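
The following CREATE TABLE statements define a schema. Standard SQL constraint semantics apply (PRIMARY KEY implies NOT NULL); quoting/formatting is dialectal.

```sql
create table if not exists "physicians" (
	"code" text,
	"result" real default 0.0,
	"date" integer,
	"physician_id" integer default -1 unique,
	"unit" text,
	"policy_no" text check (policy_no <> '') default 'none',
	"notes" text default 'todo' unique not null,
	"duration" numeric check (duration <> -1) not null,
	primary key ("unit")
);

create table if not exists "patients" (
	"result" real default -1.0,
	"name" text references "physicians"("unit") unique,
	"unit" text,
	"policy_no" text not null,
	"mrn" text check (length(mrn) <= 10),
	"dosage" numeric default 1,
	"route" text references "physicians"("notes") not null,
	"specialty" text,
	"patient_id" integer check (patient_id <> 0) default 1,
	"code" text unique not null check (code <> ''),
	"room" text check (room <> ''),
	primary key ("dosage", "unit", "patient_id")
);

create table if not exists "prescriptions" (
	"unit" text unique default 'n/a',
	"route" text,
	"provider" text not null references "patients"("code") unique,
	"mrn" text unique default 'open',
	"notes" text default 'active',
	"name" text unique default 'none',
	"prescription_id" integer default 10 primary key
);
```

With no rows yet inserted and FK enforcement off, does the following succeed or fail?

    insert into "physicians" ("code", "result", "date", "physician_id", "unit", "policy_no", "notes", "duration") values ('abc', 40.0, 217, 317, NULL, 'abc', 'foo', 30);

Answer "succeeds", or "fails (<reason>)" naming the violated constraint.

fails (NOT NULL on unit)

unit is explicitly set to NULL, but unit is part of the PRIMARY KEY (implied NOT NULL).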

○ ○ ○

EXERCISE
Write out the material once more so that every line matches exactly.

WRITTEN RESPONSE
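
The following CREATE TABLE statements define a schema. Standard SQL constraint semantics apply (PRIMARY KEY implies NOT NULL); quoting/formatting is dialectal.

```sql
create table if not exists "physicians" (
	"code" text,
	"result" real default 0.0,
	"date" integer,
	"physician_id" integer default -1 unique,
	"unit" text,
	"policy_no" text check (policy_no <> '') default 'none',
	"notes" text default 'todo' unique not null,
	"duration" numeric check (duration <> -1) not null,
	primary key ("unit")
);

create table if not exists "patients" (
	"result" real default -1.0,
	"name" text references "physicians"("unit") unique,
	"unit" text,
	"policy_no" text not null,
	"mrn" text check (length(mrn) <= 10),
	"dosage" numeric default 1,
	"route" text references "physicians"("notes") not null,
	"specialty" text,
	"patient_id" integer check (patient_id <> 0) default 1,
	"code" text unique not null check (code <> ''),
	"room" text check (room <> ''),
	primary key ("dosage", "unit", "patient_id")
);

create table if not exists "prescriptions" (
	"unit" text unique default 'n/a',
	"route" text,
	"provider" text not null references "patients"("code") unique,
	"mrn" text unique default 'open',
	"notes" text default 'active',
	"name" text unique default 'none',
	"prescription_id" integer default 10 primary key
);
```

With no rows yet inserted and FK enforcement off, does the following succeed or fail?

    insert into "physicians" ("code", "result", "date", "physician_id", "unit", "policy_no", "notes", "duration") values ('abc', 40.0, 217, 317, NULL, 'abc', 'foo', 30);

Answer "succeeds", or "fails (<reason>)" naming the violated constraint.

fails (NOT NULL on unit)

unit is explicitly set to NULL, but unit is part of the PRIMARY KEY (implied NOT NULL).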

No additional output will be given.